• WHAT THE TASK ASKS
Each line containing the string "disassembles" should be copied out of the entries.

RECORD EXCERPTS START

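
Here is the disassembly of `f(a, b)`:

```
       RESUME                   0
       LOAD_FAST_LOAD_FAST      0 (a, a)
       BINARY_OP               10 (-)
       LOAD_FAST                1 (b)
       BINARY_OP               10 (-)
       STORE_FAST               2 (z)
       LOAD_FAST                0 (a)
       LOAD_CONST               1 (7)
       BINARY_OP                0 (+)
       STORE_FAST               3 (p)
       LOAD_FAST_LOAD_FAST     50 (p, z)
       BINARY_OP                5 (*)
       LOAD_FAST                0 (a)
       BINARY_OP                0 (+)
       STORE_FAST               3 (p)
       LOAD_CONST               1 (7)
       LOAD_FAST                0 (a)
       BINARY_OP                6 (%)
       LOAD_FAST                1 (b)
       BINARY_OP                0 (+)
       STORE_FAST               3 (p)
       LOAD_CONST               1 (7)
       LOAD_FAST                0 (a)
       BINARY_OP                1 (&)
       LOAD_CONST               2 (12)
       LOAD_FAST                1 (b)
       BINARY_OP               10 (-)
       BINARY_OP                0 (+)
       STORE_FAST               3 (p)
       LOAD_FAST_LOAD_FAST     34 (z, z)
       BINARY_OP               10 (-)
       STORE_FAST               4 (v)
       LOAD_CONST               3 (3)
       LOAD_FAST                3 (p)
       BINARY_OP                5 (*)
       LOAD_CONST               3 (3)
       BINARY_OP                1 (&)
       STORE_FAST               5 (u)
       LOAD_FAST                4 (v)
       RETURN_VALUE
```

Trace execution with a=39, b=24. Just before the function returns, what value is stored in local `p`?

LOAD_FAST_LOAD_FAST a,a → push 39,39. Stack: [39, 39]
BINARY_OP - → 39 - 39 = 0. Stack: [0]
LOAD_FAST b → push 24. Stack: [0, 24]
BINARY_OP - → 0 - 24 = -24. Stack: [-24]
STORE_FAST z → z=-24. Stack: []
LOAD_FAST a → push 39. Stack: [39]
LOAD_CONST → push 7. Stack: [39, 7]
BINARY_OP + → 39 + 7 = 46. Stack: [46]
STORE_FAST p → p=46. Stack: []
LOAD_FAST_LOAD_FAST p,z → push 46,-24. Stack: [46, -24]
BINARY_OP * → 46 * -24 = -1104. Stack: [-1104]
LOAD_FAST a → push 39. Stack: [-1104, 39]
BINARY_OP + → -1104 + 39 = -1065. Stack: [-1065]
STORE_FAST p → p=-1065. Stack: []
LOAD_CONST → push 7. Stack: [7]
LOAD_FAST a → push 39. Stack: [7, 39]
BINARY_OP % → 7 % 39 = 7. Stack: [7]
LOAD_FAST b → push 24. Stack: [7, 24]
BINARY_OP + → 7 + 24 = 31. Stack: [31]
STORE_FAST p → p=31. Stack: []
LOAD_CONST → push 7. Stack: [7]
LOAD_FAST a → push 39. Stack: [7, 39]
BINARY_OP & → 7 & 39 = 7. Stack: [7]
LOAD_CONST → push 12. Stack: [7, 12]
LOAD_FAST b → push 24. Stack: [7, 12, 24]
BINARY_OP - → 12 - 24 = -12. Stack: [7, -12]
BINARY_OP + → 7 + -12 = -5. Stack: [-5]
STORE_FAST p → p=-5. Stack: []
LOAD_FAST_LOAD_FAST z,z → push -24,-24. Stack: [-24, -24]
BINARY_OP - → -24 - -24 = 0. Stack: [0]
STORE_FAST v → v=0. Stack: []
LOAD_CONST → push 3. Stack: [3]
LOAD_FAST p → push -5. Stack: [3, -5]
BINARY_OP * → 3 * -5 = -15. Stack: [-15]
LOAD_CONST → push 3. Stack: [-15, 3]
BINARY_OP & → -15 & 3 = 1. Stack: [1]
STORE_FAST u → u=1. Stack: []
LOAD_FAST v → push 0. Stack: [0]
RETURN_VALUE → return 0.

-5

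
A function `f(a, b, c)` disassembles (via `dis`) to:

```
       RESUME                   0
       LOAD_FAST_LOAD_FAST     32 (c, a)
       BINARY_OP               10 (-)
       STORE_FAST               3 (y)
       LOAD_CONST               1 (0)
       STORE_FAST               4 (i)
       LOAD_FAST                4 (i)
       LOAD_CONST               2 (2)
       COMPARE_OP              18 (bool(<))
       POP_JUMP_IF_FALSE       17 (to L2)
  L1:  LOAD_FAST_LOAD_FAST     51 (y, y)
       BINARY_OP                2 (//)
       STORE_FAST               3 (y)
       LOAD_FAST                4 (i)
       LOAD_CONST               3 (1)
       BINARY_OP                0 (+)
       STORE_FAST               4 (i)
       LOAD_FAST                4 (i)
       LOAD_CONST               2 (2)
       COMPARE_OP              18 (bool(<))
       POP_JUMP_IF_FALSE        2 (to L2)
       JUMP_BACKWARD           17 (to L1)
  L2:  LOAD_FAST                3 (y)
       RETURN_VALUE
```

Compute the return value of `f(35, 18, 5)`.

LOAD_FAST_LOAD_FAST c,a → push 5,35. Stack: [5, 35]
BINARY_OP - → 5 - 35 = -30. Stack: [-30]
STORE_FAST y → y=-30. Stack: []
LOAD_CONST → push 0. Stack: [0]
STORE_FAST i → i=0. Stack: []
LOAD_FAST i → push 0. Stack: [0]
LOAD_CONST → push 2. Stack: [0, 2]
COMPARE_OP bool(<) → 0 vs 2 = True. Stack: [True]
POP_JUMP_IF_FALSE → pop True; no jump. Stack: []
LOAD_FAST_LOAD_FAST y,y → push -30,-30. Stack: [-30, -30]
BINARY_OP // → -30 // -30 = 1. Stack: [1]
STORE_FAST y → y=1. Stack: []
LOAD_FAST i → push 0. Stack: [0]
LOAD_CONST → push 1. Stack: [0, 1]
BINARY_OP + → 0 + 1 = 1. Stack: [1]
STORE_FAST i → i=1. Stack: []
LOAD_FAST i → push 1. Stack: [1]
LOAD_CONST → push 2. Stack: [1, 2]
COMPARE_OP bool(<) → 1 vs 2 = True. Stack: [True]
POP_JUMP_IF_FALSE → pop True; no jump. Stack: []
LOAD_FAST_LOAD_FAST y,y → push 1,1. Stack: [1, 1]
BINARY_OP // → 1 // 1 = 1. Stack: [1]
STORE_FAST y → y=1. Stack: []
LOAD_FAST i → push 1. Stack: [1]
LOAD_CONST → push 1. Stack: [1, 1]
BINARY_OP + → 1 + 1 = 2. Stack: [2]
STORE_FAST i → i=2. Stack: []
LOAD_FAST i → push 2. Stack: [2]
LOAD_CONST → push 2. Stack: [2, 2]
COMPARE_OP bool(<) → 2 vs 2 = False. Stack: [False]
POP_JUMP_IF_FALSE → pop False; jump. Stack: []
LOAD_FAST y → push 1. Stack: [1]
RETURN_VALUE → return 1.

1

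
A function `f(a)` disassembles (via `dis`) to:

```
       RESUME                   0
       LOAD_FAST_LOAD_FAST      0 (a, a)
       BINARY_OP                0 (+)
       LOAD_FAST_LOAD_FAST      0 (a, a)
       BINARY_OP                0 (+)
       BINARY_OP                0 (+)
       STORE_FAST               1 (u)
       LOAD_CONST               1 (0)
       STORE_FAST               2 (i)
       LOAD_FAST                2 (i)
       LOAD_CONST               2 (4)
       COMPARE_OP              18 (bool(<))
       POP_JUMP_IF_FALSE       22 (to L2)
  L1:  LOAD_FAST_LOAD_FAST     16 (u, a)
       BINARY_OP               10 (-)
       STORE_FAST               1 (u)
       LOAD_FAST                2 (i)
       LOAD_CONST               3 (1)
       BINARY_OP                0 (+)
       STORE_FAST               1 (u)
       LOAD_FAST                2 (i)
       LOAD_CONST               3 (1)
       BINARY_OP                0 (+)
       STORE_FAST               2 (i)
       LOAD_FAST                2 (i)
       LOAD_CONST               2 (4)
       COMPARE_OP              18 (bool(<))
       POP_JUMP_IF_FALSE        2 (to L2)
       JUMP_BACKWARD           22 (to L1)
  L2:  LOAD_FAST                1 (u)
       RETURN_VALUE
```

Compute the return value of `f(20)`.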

RECORD EXCERPTS END
RECORD EXCERPTS START

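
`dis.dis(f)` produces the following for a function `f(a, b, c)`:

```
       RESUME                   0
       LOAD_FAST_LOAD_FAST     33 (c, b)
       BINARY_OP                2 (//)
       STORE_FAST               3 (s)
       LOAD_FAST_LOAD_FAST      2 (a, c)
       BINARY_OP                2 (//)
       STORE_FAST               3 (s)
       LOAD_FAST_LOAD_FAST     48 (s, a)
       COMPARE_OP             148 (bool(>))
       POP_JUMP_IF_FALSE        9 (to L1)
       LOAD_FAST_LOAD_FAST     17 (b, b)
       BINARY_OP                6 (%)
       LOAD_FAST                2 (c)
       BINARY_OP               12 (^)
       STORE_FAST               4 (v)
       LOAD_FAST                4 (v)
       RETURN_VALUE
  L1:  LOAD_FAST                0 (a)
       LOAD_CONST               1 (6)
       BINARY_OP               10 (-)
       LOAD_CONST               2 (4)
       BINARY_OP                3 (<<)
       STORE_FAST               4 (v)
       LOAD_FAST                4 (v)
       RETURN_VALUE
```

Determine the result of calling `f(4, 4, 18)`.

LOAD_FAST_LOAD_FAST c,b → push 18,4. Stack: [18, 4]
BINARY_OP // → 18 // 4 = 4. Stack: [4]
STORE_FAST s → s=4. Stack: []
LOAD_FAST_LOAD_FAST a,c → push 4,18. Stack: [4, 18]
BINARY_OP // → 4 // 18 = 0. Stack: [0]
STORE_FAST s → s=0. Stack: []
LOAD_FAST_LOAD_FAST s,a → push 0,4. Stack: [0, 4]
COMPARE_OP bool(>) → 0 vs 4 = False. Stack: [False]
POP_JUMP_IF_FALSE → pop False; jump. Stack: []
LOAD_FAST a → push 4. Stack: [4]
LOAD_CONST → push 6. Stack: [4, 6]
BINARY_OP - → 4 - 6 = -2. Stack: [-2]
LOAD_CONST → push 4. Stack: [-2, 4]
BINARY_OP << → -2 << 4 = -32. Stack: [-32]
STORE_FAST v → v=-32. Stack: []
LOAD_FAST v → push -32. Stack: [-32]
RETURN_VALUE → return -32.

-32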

RECORD EXCERPTS END

• ANSWER
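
A function `f(a, b, c)` disassembles (via `dis`) to:
A function `f(a)` disassembles (via `dis`) to: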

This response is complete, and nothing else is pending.